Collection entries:

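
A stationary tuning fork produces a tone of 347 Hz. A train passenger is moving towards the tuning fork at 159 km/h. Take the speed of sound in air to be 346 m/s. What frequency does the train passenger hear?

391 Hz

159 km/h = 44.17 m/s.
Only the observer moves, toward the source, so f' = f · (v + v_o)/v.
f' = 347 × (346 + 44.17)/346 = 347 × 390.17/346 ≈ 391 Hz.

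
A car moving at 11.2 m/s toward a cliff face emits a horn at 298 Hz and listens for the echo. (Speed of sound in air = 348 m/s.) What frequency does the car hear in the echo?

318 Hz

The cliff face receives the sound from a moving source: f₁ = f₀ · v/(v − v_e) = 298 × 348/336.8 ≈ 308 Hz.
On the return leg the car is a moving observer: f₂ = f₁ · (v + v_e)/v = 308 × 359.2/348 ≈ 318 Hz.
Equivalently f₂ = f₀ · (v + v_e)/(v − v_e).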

Prompt: Extract all the entries word for word.

Answer for this exercise:
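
A stationary tuning fork produces a tone of 347 Hz. A train passenger is moving towards the tuning fork at 159 km/h. Take the speed of sound in air to be 346 m/s. What frequency does the train passenger hear?

391 Hz

159 km/h = 44.17 m/s.
Only the observer moves, toward the source, so f' = f · (v + v_o)/v.
f' = 347 × (346 + 44.17)/346 = 347 × 390.17/346 ≈ 391 Hz.

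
A car moving at 11.2 m/s toward a cliff face emits a horn at 298 Hz and listens for the echo. (Speed of sound in air = 348 m/s.) What frequency does the car hear in the echo?

318 Hz

The cliff face receives the sound from a moving source: f₁ = f₀ · v/(v − v_e) = 298 × 348/336.8 ≈ 308 Hz.
On the return leg the car is a moving observer: f₂ = f₁ · (v + v_e)/v = 308 × 359.2/348 ≈ 318 Hz.
Equivalently f₂ = f₀ · (v + v_e)/(v − v_e).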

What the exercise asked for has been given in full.